Once you find the line with "P2: [-20,2,-17]..[-16,3,-14]" in the entries below, return exactly every line from it through the line with "N2: box=[18,8,13]..[21,9,16] leaf prims=[0]".

━━━ EXERCISE MATERIALS ━━━

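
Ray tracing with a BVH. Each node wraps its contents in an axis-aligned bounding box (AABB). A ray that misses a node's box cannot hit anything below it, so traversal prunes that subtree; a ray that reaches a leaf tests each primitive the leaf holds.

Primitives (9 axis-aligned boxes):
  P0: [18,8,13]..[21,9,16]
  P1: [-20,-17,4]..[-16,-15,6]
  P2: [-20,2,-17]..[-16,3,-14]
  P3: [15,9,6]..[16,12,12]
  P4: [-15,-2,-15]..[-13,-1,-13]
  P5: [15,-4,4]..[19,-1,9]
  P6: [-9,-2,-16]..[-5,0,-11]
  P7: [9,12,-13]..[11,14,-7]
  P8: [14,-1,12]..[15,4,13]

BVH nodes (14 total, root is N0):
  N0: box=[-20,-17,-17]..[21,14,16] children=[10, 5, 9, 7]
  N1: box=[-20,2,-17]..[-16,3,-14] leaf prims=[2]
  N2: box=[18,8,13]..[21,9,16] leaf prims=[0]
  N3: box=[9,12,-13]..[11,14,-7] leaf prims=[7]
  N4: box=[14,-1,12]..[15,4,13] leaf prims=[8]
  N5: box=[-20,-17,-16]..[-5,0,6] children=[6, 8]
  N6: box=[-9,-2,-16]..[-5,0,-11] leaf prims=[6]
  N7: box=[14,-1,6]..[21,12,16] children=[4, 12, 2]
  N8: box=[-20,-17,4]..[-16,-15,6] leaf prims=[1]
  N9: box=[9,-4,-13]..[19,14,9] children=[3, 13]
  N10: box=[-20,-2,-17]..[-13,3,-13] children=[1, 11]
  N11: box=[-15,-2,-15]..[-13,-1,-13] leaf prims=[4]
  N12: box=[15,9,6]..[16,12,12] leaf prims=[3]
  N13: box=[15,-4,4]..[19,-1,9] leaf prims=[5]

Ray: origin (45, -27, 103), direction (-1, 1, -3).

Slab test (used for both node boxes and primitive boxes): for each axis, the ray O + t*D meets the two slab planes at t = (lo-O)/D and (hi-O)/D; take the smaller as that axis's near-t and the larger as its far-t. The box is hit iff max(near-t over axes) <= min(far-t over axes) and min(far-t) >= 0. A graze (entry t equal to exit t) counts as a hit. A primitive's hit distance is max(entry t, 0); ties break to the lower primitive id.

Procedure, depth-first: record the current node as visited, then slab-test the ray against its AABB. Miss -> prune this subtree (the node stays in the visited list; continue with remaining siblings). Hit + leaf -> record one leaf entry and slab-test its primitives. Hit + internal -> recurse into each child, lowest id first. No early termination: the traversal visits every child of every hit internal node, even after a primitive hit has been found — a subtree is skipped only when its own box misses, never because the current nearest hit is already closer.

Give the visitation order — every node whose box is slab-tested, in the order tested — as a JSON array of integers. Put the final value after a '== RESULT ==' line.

Walk:
N0 x:[24,65] y:[10,41] z:[29,40] -> hit [29,40], descend [5, 7, 9, 10]
  N5 x:[50,65] y:[10,27] z:[97/3,119/3] -> miss, prune
  N7 x:[24,31] y:[26,39] z:[29,97/3] -> hit [29,31], descend [2, 4, 12]
    N2 x:[24,27] y:[35,36] z:[29,30] -> miss, prune
    N4 x:[30,31] y:[26,31] z:[30,91/3] -> hit [30,91/3] leaf, test {P8@t=30}
    N12 x:[29,30] y:[36,39] z:[91/3,97/3] -> miss, prune
  N9 x:[26,36] y:[23,41] z:[94/3,116/3] -> hit [94/3,36], descend [3, 13]
    N3 x:[34,36] y:[39,41] z:[110/3,116/3] -> miss, prune
    N13 x:[26,30] y:[23,26] z:[94/3,33] -> miss, prune
  N10 x:[58,65] y:[25,30] z:[116/3,40] -> miss, prune

Visited [0, 5, 7, 2, 4, 12, 9, 3, 13, 10]. Tests: 10 box, 1 leaf. Nearest: P8.

== RESULT ==
[0, 5, 7, 2, 4, 12, 9, 3, 13, 10]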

━━━

• [WRITTEN RESPONSE]
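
  P2: [-20,2,-17]..[-16,3,-14]
  P3: [15,9,6]..[16,12,12]
  P4: [-15,-2,-15]..[-13,-1,-13]
  P5: [15,-4,4]..[19,-1,9]
  P6: [-9,-2,-16]..[-5,0,-11]
  P7: [9,12,-13]..[11,14,-7]
  P8: [14,-1,12]..[15,4,13]

BVH nodes (14 total, root is N0):
  N0: box=[-20,-17,-17]..[21,14,16] children=[10, 5, 9, 7]
  N1: box=[-20,2,-17]..[-16,3,-14] leaf prims=[2]
  N2: box=[18,8,13]..[21,9,16] leaf prims=[0]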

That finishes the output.